**What you need to do**: Would you give the entries below again, precisely as they are written?

**Material supplied**:

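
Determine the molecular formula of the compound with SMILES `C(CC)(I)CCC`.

Heavy atoms from the SMILES: 6 C, 1 I.
Implicit hydrogens by atom environment:
  3 × C: 2 H each → 6
  2 × C: 3 H each → 6
  1 × C: 1 H
  1 × I: no H
  Total hydrogens = 13.
Molecular formula: C6H13I

C6H13I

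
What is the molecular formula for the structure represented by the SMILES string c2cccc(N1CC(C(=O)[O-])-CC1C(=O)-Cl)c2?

C12H11ClNO3-

Heavy atoms from the SMILES: 12 C, 1 Cl, 1 N, 3 O.
Implicit hydrogens by atom environment:
  5 × C (aromatic): 1 H each → 5
  2 × C: 2 H each → 4
  2 × C: 1 H each → 2
  2 × C: no H
  2 × O: no H
  1 × C (aromatic): no H
  1 × Cl: no H
  1 × N: no H
  1 × O (charge -1): no H
  Total hydrogens = 11.
Net charge -1.
Molecular formula: C12H11ClNO3-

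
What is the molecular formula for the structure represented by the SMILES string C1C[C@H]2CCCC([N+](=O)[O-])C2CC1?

Heavy atoms from the SMILES: 10 C, 1 N, 2 O.
Implicit hydrogens by atom environment:
  7 × C: 2 H each → 14
  3 × C: 1 H each → 3
  1 × N (charge +1): no H
  1 × O: no H
  1 × O (charge -1): no H
  Total hydrogens = 17.
Molecular formula: C10H17NO2

C10H17NO2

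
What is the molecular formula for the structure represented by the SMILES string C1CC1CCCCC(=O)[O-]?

Heavy atoms from the SMILES: 8 C, 2 O.
Implicit hydrogens by atom environment:
  6 × C: 2 H each → 12
  1 × C: 1 H
  1 × C: no H
  1 × O: no H
  1 × O (charge -1): no H
  Total hydrogens = 13.
Net charge -1.
Molecular formula: C8H13O2-

C8H13O2-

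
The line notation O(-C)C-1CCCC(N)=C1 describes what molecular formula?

C7H13NO

Heavy atoms from the SMILES: 7 C, 1 N, 1 O.
Implicit hydrogens by atom environment:
  3 × C: 2 H each → 6
  2 × C: 1 H each → 2
  1 × C: 3 H
  1 × C: no H
  1 × N: 2 H
  1 × O: no H
  Total hydrogens = 13.
Molecular formula: C7H13NO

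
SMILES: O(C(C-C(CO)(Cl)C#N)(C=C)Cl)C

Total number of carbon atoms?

8

The symbol for carbon appears 8 times in the SMILES. (Cl is a single chlorine, not C + l.)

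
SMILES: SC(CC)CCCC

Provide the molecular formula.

C7H16S

Heavy atoms from the SMILES: 7 C, 1 S.
Implicit hydrogens by atom environment:
  4 × C: 2 H each → 8
  2 × C: 3 H each → 6
  1 × C: 1 H
  1 × S: 1 H
  Total hydrogens = 16.
Molecular formula: C7H16S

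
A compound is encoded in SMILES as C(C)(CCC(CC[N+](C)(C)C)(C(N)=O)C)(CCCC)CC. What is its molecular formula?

Heavy atoms from the SMILES: 18 C, 2 N, 1 O.
Implicit hydrogens by atom environment:
  8 × C: 2 H each → 16
  7 × C: 3 H each → 21
  3 × C: no H
  1 × N: 2 H
  1 × N (charge +1): no H
  1 × O: no H
  Total hydrogens = 39.
Net charge +1.
Molecular formula: C18H39N2O+

C18H39N2O+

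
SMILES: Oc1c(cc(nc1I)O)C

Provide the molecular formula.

Heavy atoms from the SMILES: 6 C, 1 I, 1 N, 2 O.
Implicit hydrogens by atom environment:
  4 × C (aromatic): no H
  2 × O: 1 H each → 2
  1 × C: 3 H
  1 × C (aromatic): 1 H
  1 × I: no H
  1 × N (aromatic): no H
  Total hydrogens = 6.
Molecular formula: C6H6INO2

C6H6INO2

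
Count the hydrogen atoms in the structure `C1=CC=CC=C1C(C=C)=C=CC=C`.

12

Hydrogens are implicit in SMILES; fill each atom to its normal valence:
  5 × C (aromatic): 1 H each → 5
  3 × C: 1 H each → 3
  2 × C: 2 H each → 4
  2 × C: no H
  1 × C (aromatic): no H
  Total hydrogens = 12.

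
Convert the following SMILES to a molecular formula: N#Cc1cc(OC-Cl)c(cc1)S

C8H6ClNOS

Heavy atoms from the SMILES: 8 C, 1 Cl, 1 N, 1 O, 1 S.
Implicit hydrogens by atom environment:
  3 × C (aromatic): 1 H each → 3
  3 × C (aromatic): no H
  1 × C: 2 H
  1 × C: no H
  1 × Cl: no H
  1 × N: no H
  1 × O: no H
  1 × S: 1 H
  Total hydrogens = 6.
Molecular formula: C8H6ClNOS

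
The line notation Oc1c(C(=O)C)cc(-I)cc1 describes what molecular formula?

C8H7IO2

Heavy atoms from the SMILES: 8 C, 1 I, 2 O.
Implicit hydrogens by atom environment:
  3 × C (aromatic): 1 H each → 3
  3 × C (aromatic): no H
  1 × C: 3 H
  1 × C: no H
  1 × I: no H
  1 × O: 1 H
  1 × O: no H
  Total hydrogens = 7.
Molecular formula: C8H7IO2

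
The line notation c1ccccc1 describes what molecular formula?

C6H6

Heavy atoms from the SMILES: 6 C.
Implicit hydrogens by atom environment:
  6 × C (aromatic): 1 H each → 6
  Total hydrogens = 6.
Molecular formula: C6H6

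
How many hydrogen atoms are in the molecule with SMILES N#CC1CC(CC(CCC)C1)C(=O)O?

Hydrogens are implicit in SMILES; fill each atom to its normal valence:
  5 × C: 2 H each → 10
  3 × C: 1 H each → 3
  2 × C: no H
  1 × C: 3 H
  1 × N: no H
  1 × O: 1 H
  1 × O: no H
  Total hydrogens = 17.

17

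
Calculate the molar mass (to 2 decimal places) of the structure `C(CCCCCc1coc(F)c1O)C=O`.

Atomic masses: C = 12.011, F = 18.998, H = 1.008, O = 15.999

Molecular formula: C11H15FO3.
M = 11×12.011 + 1×18.998 + 15×1.008 + 3×15.999 = 214.24 g/mol.

214.24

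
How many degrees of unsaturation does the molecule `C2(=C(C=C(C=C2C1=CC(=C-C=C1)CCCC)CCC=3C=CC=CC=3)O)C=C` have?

Molecular formula from the SMILES: C26H28O.
DoU = (2C + 2 + N − H − X)/2 = (2·26 + 2 + 0 − 28 − 0)/2 = 26/2 = 13.
(Structurally: 3 ring(s) + 10 π bond(s) = 13.)

13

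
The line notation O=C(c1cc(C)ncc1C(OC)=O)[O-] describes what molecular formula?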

**Result of this task**:
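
Determine the molecular formula of the compound with SMILES `C(CC)(I)CCC`.

Heavy atoms from the SMILES: 6 C, 1 I.
Implicit hydrogens by atom environment:
  3 × C: 2 H each → 6
  2 × C: 3 H each → 6
  1 × C: 1 H
  1 × I: no H
  Total hydrogens = 13.
Molecular formula: C6H13I

C6H13I

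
What is the molecular formula for the structure represented by the SMILES string c2cccc(N1CC(C(=O)[O-])-CC1C(=O)-Cl)c2?

C12H11ClNO3-

Heavy atoms from the SMILES: 12 C, 1 Cl, 1 N, 3 O.
Implicit hydrogens by atom environment:
  5 × C (aromatic): 1 H each → 5
  2 × C: 2 H each → 4
  2 × C: 1 H each → 2
  2 × C: no H
  2 × O: no H
  1 × C (aromatic): no H
  1 × Cl: no H
  1 × N: no H
  1 × O (charge -1): no H
  Total hydrogens = 11.
Net charge -1.
Molecular formula: C12H11ClNO3-

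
What is the molecular formula for the structure represented by the SMILES string C1C[C@H]2CCCC([N+](=O)[O-])C2CC1?

Heavy atoms from the SMILES: 10 C, 1 N, 2 O.
Implicit hydrogens by atom environment:
  7 × C: 2 H each → 14
  3 × C: 1 H each → 3
  1 × N (charge +1): no H
  1 × O: no H
  1 × O (charge -1): no H
  Total hydrogens = 17.
Molecular formula: C10H17NO2

C10H17NO2

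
What is the molecular formula for the structure represented by the SMILES string C1CC1CCCCC(=O)[O-]?

Heavy atoms from the SMILES: 8 C, 2 O.
Implicit hydrogens by atom environment:
  6 × C: 2 H each → 12
  1 × C: 1 H
  1 × C: no H
  1 × O: no H
  1 × O (charge -1): no H
  Total hydrogens = 13.
Net charge -1.
Molecular formula: C8H13O2-

C8H13O2-

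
The line notation O(-C)C-1CCCC(N)=C1 describes what molecular formula?

C7H13NO

Heavy atoms from the SMILES: 7 C, 1 N, 1 O.
Implicit hydrogens by atom environment:
  3 × C: 2 H each → 6
  2 × C: 1 H each → 2
  1 × C: 3 H
  1 × C: no H
  1 × N: 2 H
  1 × O: no H
  Total hydrogens = 13.
Molecular formula: C7H13NO

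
SMILES: O(C(C-C(CO)(Cl)C#N)(C=C)Cl)C

Total number of carbon atoms?

8

The symbol for carbon appears 8 times in the SMILES. (Cl is a single chlorine, not C + l.)

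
SMILES: SC(CC)CCCC

Provide the molecular formula.

C7H16S

Heavy atoms from the SMILES: 7 C, 1 S.
Implicit hydrogens by atom environment:
  4 × C: 2 H each → 8
  2 × C: 3 H each → 6
  1 × C: 1 H
  1 × S: 1 H
  Total hydrogens = 16.
Molecular formula: C7H16S

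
A compound is encoded in SMILES as C(C)(CCC(CC[N+](C)(C)C)(C(N)=O)C)(CCCC)CC. What is its molecular formula?

Heavy atoms from the SMILES: 18 C, 2 N, 1 O.
Implicit hydrogens by atom environment:
  8 × C: 2 H each → 16
  7 × C: 3 H each → 21
  3 × C: no H
  1 × N: 2 H
  1 × N (charge +1): no H
  1 × O: no H
  Total hydrogens = 39.
Net charge +1.
Molecular formula: C18H39N2O+

C18H39N2O+

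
SMILES: Oc1c(cc(nc1I)O)C

Provide the molecular formula.

Heavy atoms from the SMILES: 6 C, 1 I, 1 N, 2 O.
Implicit hydrogens by atom environment:
  4 × C (aromatic): no H
  2 × O: 1 H each → 2
  1 × C: 3 H
  1 × C (aromatic): 1 H
  1 × I: no H
  1 × N (aromatic): no H
  Total hydrogens = 6.
Molecular formula: C6H6INO2

C6H6INO2

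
Count the hydrogen atoms in the structure `C1=CC=CC=C1C(C=C)=C=CC=C`.

12

Hydrogens are implicit in SMILES; fill each atom to its normal valence:
  5 × C (aromatic): 1 H each → 5
  3 × C: 1 H each → 3
  2 × C: 2 H each → 4
  2 × C: no H
  1 × C (aromatic): no H
  Total hydrogens = 12.

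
Convert the following SMILES to a molecular formula: N#Cc1cc(OC-Cl)c(cc1)S

C8H6ClNOS

Heavy atoms from the SMILES: 8 C, 1 Cl, 1 N, 1 O, 1 S.
Implicit hydrogens by atom environment:
  3 × C (aromatic): 1 H each → 3
  3 × C (aromatic): no H
  1 × C: 2 H
  1 × C: no H
  1 × Cl: no H
  1 × N: no H
  1 × O: no H
  1 × S: 1 H
  Total hydrogens = 6.
Molecular formula: C8H6ClNOS

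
The line notation Oc1c(C(=O)C)cc(-I)cc1 describes what molecular formula?

C8H7IO2

Heavy atoms from the SMILES: 8 C, 1 I, 2 O.
Implicit hydrogens by atom environment:
  3 × C (aromatic): 1 H each → 3
  3 × C (aromatic): no H
  1 × C: 3 H
  1 × C: no H
  1 × I: no H
  1 × O: 1 H
  1 × O: no H
  Total hydrogens = 7.
Molecular formula: C8H7IO2

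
The line notation c1ccccc1 describes what molecular formula?

C6H6

Heavy atoms from the SMILES: 6 C.
Implicit hydrogens by atom environment:
  6 × C (aromatic): 1 H each → 6
  Total hydrogens = 6.
Molecular formula: C6H6

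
How many hydrogen atoms are in the molecule with SMILES N#CC1CC(CC(CCC)C1)C(=O)O?

Hydrogens are implicit in SMILES; fill each atom to its normal valence:
  5 × C: 2 H each → 10
  3 × C: 1 H each → 3
  2 × C: no H
  1 × C: 3 H
  1 × N: no H
  1 × O: 1 H
  1 × O: no H
  Total hydrogens = 17.

17

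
Calculate the molar mass (to 2 decimal places) of the structure `C(CCCCCc1coc(F)c1O)C=O`.

Atomic masses: C = 12.011, F = 18.998, H = 1.008, O = 15.999

Molecular formula: C11H15FO3.
M = 11×12.011 + 1×18.998 + 15×1.008 + 3×15.999 = 214.24 g/mol.

214.24

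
How many degrees of unsaturation does the molecule `C2(=C(C=C(C=C2C1=CC(=C-C=C1)CCCC)CCC=3C=CC=CC=3)O)C=C` have?

Molecular formula from the SMILES: C26H28O.
DoU = (2C + 2 + N − H − X)/2 = (2·26 + 2 + 0 − 28 − 0)/2 = 26/2 = 13.
(Structurally: 3 ring(s) + 10 π bond(s) = 13.)

13

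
The line notation O=C(c1cc(C)ncc1C(OC)=O)[O-] describes what molecular formula?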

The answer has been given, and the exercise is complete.